### [What needs to be done]
The answer should be an exact copy of the data.

Collected data
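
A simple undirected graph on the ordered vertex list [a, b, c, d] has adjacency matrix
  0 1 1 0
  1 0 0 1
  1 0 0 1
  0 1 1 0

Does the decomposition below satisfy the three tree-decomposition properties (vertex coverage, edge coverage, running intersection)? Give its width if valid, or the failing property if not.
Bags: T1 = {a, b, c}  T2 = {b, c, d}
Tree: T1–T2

Every vertex of G appears in some bag (union = {a, b, c, d}); every edge is covered by a bag; and for each vertex v the set of bags containing v is connected in the bag tree. The decomposition is therefore valid. The largest bag has 3 vertices, so the width is 2.

Yes; width 2.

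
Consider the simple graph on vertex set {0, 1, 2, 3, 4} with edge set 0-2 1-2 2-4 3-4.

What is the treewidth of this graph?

1

A width-1 tree decomposition is:
Bags: B1 = {0, 2}  B2 = {2, 4}  B3 = {1, 2}  B4 = {3, 4}
Tree: B1–B2, B2–B3, B2–B4
The largest bag has 2 vertices, giving width 1; this decomposition certifies tw(G) ≤ 1. G has an edge, so its treewidth is at least 1. Hence tw(G) = 1 exactly.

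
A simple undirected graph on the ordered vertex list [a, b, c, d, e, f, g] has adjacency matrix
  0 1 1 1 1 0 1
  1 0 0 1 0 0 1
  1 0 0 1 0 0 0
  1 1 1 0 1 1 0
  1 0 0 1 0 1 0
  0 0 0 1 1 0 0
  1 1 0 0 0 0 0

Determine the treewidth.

A width-2 tree decomposition is:
Bags: B1 = {a, b, d}  B2 = {a, d, e}  B3 = {d, e, f}  B4 = {a, b, g}  B5 = {a, c, d}
Tree: B1–B2, B2–B3, B1–B4, B2–B5
Each bag holds 3 vertices, so the decomposition has width 2, which upper-bounds the treewidth. For the lower bound, the 3 vertices {a, d, e} are pairwise adjacent, and any tree decomposition puts a clique entirely inside one bag — forcing width ≥ 2. Therefore the treewidth is 2.

2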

### [Final answer]
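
A simple undirected graph on the ordered vertex list [a, b, c, d] has adjacency matrix
  0 1 1 0
  1 0 0 1
  1 0 0 1
  0 1 1 0

Does the decomposition below satisfy the three tree-decomposition properties (vertex coverage, edge coverage, running intersection)? Give its width if valid, or the failing property if not.
Bags: T1 = {a, b, c}  T2 = {b, c, d}
Tree: T1–T2

Every vertex of G appears in some bag (union = {a, b, c, d}); every edge is covered by a bag; and for each vertex v the set of bags containing v is connected in the bag tree. The decomposition is therefore valid. The largest bag has 3 vertices, so the width is 2.

Yes; width 2.

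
Consider the simple graph on vertex set {0, 1, 2, 3, 4} with edge set 0-2 1-2 2-4 3-4.

What is the treewidth of this graph?

1

A width-1 tree decomposition is:
Bags: B1 = {0, 2}  B2 = {2, 4}  B3 = {1, 2}  B4 = {3, 4}
Tree: B1–B2, B2–B3, B2–B4
The largest bag has 2 vertices, giving width 1; this decomposition certifies tw(G) ≤ 1. G has an edge, so its treewidth is at least 1. Hence tw(G) = 1 exactly.

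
A simple undirected graph on the ordered vertex list [a, b, c, d, e, f, g] has adjacency matrix
  0 1 1 1 1 0 1
  1 0 0 1 0 0 1
  1 0 0 1 0 0 0
  1 1 1 0 1 1 0
  1 0 0 1 0 1 0
  0 0 0 1 1 0 0
  1 1 0 0 0 0 0

Determine the treewidth.

A width-2 tree decomposition is:
Bags: B1 = {a, b, d}  B2 = {a, d, e}  B3 = {d, e, f}  B4 = {a, b, g}  B5 = {a, c, d}
Tree: B1–B2, B2–B3, B1–B4, B2–B5
Each bag holds 3 vertices, so the decomposition has width 2, which upper-bounds the treewidth. For the lower bound, the 3 vertices {a, d, e} are pairwise adjacent, and any tree decomposition puts a clique entirely inside one bag — forcing width ≥ 2. Therefore the treewidth is 2.

2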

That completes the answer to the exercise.